======== DATA LISTING ========

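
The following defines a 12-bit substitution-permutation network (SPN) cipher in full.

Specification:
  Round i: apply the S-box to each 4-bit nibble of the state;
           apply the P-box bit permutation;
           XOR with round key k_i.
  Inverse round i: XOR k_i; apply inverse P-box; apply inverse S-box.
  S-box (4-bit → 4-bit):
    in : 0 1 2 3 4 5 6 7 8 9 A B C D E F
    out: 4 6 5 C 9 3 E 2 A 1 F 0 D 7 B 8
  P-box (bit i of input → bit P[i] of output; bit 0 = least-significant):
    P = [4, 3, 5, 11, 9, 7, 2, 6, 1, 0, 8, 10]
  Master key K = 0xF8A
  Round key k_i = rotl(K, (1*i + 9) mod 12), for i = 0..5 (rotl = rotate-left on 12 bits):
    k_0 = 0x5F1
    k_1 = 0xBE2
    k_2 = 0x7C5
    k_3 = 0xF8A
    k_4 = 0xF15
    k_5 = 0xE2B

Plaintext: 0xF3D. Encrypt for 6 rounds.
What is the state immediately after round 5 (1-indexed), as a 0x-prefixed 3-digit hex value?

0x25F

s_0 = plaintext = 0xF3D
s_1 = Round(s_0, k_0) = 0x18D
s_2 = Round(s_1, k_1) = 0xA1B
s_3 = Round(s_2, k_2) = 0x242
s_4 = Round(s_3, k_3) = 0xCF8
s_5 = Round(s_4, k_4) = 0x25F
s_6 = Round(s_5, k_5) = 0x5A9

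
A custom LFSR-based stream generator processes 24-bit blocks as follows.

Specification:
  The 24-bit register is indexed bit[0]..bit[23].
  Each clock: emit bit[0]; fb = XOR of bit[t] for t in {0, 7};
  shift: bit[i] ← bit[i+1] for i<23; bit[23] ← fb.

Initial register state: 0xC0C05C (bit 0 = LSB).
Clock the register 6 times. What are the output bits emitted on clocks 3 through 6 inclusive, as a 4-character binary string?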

========

» **YOUR ASSIGNMENT**
Output all of the data again. Match it exactly.

» **FINISHED TASK**
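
The following defines a 12-bit substitution-permutation network (SPN) cipher in full.

Specification:
  Round i: apply the S-box to each 4-bit nibble of the state;
           apply the P-box bit permutation;
           XOR with round key k_i.
  Inverse round i: XOR k_i; apply inverse P-box; apply inverse S-box.
  S-box (4-bit → 4-bit):
    in : 0 1 2 3 4 5 6 7 8 9 A B C D E F
    out: 4 6 5 C 9 3 E 2 A 1 F 0 D 7 B 8
  P-box (bit i of input → bit P[i] of output; bit 0 = least-significant):
    P = [4, 3, 5, 11, 9, 7, 2, 6, 1, 0, 8, 10]
  Master key K = 0xF8A
  Round key k_i = rotl(K, (1*i + 9) mod 12), for i = 0..5 (rotl = rotate-left on 12 bits):
    k_0 = 0x5F1
    k_1 = 0xBE2
    k_2 = 0x7C5
    k_3 = 0xF8A
    k_4 = 0xF15
    k_5 = 0xE2B

Plaintext: 0xF3D. Encrypt for 6 rounds.
What is the state immediately after round 5 (1-indexed), as a 0x-prefixed 3-digit hex value?

0x25F

s_0 = plaintext = 0xF3D
s_1 = Round(s_0, k_0) = 0x18D
s_2 = Round(s_1, k_1) = 0xA1B
s_3 = Round(s_2, k_2) = 0x242
s_4 = Round(s_3, k_3) = 0xCF8
s_5 = Round(s_4, k_4) = 0x25F
s_6 = Round(s_5, k_5) = 0x5A9

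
A custom LFSR-based stream generator processes 24-bit blocks as follows.

Specification:
  The 24-bit register is indexed bit[0]..bit[23].
  Each clock: emit bit[0]; fb = XOR of bit[t] for t in {0, 7};
  shift: bit[i] ← bit[i+1] for i<23; bit[23] ← fb.

Initial register state: 0xC0C05C (bit 0 = LSB).
Clock the register 6 times. What are the output bits emitted on clocks 3 through 6 inclusive, as a 4-character binary string?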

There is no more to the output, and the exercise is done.